To do:
State only the number of lines below where the word "bool" is found.

Start of Data records

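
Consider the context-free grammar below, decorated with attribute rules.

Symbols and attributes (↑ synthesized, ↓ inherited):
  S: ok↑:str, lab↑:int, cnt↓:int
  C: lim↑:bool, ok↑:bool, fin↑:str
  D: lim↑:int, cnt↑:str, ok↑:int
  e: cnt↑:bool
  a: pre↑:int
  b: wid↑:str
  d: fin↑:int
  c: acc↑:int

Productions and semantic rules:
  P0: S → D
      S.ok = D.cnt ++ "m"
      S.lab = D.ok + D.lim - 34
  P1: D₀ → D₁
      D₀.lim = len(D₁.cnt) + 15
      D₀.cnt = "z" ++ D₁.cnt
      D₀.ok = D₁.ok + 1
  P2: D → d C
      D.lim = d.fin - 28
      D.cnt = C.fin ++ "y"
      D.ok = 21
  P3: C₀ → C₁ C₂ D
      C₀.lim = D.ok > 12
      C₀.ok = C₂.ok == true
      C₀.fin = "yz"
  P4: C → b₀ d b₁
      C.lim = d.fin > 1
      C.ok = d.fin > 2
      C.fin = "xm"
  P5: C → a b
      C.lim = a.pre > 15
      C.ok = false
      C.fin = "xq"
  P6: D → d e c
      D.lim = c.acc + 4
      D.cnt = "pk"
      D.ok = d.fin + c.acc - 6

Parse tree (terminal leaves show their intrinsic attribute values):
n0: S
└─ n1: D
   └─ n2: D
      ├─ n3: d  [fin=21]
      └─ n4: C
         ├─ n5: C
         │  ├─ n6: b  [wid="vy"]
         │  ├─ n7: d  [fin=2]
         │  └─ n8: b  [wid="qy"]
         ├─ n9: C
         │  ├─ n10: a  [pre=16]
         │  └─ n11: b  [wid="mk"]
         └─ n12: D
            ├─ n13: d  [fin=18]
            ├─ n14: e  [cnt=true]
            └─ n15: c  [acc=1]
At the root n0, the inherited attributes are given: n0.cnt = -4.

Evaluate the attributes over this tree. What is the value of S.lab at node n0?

6

1. n0.cnt = -4  [given at root]
2. n3.fin = 21  [terminal]
3. n6.wid = "vy"  [terminal]
4. n7.fin = 2  [terminal]
5. n8.wid = "qy"  [terminal]
6. n5.lim = true  [d.fin > 1]
7. n5.ok = false  [d.fin > 2]
8. n5.fin = "xm"  ["xm"]
9. n10.pre = 16  [terminal]
10. n11.wid = "mk"  [terminal]
11. n9.lim = true  [a.pre > 15]
12. n9.ok = false  [false]
13. n9.fin = "xq"  ["xq"]
14. n13.fin = 18  [terminal]
15. n14.cnt = true  [terminal]
16. n15.acc = 1  [terminal]
17. n12.lim = 5  [c.acc + 4]
18. n12.cnt = "pk"  ["pk"]
19. n12.ok = 13  [d.fin + c.acc - 6]
20. n4.lim = true  [D.ok > 12]
21. n4.ok = false  [C₂.ok == true]
22. n4.fin = "yz"  ["yz"]
23. n2.lim = -7  [d.fin - 28]
24. n2.cnt = "yzy"  [C.fin ++ "y"]
25. n2.ok = 21  [21]
26. n1.lim = 18  [len(D₁.cnt) + 15]
27. n1.cnt = "zyzy"  ["z" ++ D₁.cnt]
28. n1.ok = 22  [D₁.ok + 1]
29. n0.ok = "zyzym"  [D.cnt ++ "m"]
30. n0.lab = 6  [D.ok + D.lim - 34]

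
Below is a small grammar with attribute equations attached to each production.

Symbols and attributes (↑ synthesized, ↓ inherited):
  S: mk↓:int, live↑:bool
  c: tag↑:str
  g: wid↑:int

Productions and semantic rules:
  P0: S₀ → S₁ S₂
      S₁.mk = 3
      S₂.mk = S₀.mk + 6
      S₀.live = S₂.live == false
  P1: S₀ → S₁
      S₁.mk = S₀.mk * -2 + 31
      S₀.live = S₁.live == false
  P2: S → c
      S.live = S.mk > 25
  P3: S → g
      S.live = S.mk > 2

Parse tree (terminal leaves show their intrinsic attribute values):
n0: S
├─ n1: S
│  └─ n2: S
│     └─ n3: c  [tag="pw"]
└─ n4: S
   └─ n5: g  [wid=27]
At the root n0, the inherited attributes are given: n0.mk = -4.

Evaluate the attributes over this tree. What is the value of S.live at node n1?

true

1. n0.mk = -4  [given at root]
2. n1.mk = 3  [3]
3. n2.mk = 25  [S₀.mk * -2 + 31]
4. n3.tag = "pw"  [terminal]
5. n2.live = false  [S.mk > 25]
6. n1.live = true  [S₁.live == false]
7. n4.mk = 2  [S₀.mk + 6]
8. n5.wid = 27  [terminal]
9. n4.live = false  [S.mk > 2]
10. n0.live = true  [S₂.live == false]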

End of Data records

Finished exercise:
3